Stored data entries
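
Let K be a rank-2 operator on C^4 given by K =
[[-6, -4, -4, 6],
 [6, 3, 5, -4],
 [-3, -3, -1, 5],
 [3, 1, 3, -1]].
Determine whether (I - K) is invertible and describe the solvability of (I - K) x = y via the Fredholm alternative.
(I - K) is invertible (det(I - K) = -7 ≠ 0), so for every y in C^4 the equation (I - K) x = y has a unique solution.

K has rank 2 and factors as K = U V^T = u1 v1^T + u2 v2^T with u1 = (0, 1, 1, 1), v1 = (3, 1, 3, -1), u2 = (2, -1, 2, 0), v2 = (-3, -2, -2, 3) (multiplying out reproduces the displayed K). The nonzero eigenvalues of U V^T coincide with those of the 2 x 2 matrix G = V^T U = [[v1·u1, v1·u2], [v2·u1, v2·u2]] = [[3, 11], [-1, -8]], and by the Sylvester determinant identity det(I_4 - U V^T) = det(I_2 - V^T U) = det([[-2, -11], [1, 9]]) = (-2)(9) - (-11)(1) = -7. (Direct check: I - K =
[[7, 4, 4, -6],
 [-6, -2, -5, 4],
 [3, 3, 2, -5],
 [-3, -1, -3, 2]]
has determinant -7.) The finite-dimensional Fredholm alternative says: either (I - K) is invertible, or ker(I - K) ≠ {0} and then range(I - K) = ker((I - K)^*)^⊥, with dim ker(I - K) = dim ker((I - K)^*). Since det(I - K) ≠ 0, 1 is not an eigenvalue of K and ker(I - K) = {0}, so we are in the first case: for every y there is a unique x = (I - K)^(-1) y. (Explicitly, by the Woodbury identity, (I - U V^T)^(-1) = I + U (I_2 - G)^(-1) V^T.)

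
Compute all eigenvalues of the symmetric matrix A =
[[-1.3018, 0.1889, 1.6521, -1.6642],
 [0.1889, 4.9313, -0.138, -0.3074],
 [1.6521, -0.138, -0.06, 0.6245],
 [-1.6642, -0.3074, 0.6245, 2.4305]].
sigma(A) ≈ {-3, 1, 3, 5}

A is real symmetric, so its spectrum consists of real eigenvalues. Expanding the characteristic polynomial of the displayed matrix gives
  det(λ I - A) = p(λ) = λ^4 + (-6)λ^3 + (-4)λ^2 + (53.9986)λ + (-44.9971).
Solving p(λ) = 0 yields eigenvalues ≈ -3, 1, 3, 5. (A is shown rounded to 4 decimals, so these recover the underlying integer eigenvalues to within that precision.)
Verification: the trace of A = 6 equals the sum of eigenvalues 6, and det(A) ≈ -44.9971 matches the eigenvalue product -45.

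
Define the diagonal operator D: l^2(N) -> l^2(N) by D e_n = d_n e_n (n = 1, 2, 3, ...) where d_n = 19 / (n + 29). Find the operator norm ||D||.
||D|| = 19/30 (attained at n = 1)

For D diagonal, ||D|| = sup_n |d_n| = sup_n 19/(n + 29). This is positive and strictly decreasing in n, so the supremum is attained at n = 1: d_1 = 19/(1 + 29) = 19/30. Hence ||D|| = 19/30.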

• _DESCRIPTION OF THE TASK_
Write out exactly the lines from the one containing "[-1.6642, -0.3074, 0.6245, 2.4305]]." through the end of the data, both included. Add nothing else.

• _EXPECTED ANSWER_
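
 [-1.6642, -0.3074, 0.6245, 2.4305]].
sigma(A) ≈ {-3, 1, 3, 5}

A is real symmetric, so its spectrum consists of real eigenvalues. Expanding the characteristic polynomial of the displayed matrix gives
  det(λ I - A) = p(λ) = λ^4 + (-6)λ^3 + (-4)λ^2 + (53.9986)λ + (-44.9971).
Solving p(λ) = 0 yields eigenvalues ≈ -3, 1, 3, 5. (A is shown rounded to 4 decimals, so these recover the underlying integer eigenvalues to within that precision.)
Verification: the trace of A = 6 equals the sum of eigenvalues 6, and det(A) ≈ -44.9971 matches the eigenvalue product -45.

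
Define the diagonal operator D: l^2(N) -> l^2(N) by D e_n = d_n e_n (n = 1, 2, 3, ...) where d_n = 19 / (n + 29). Find the operator norm ||D||.
||D|| = 19/30 (attained at n = 1)

For D diagonal, ||D|| = sup_n |d_n| = sup_n 19/(n + 29). This is positive and strictly decreasing in n, so the supremum is attained at n = 1: d_1 = 19/(1 + 29) = 19/30. Hence ||D|| = 19/30.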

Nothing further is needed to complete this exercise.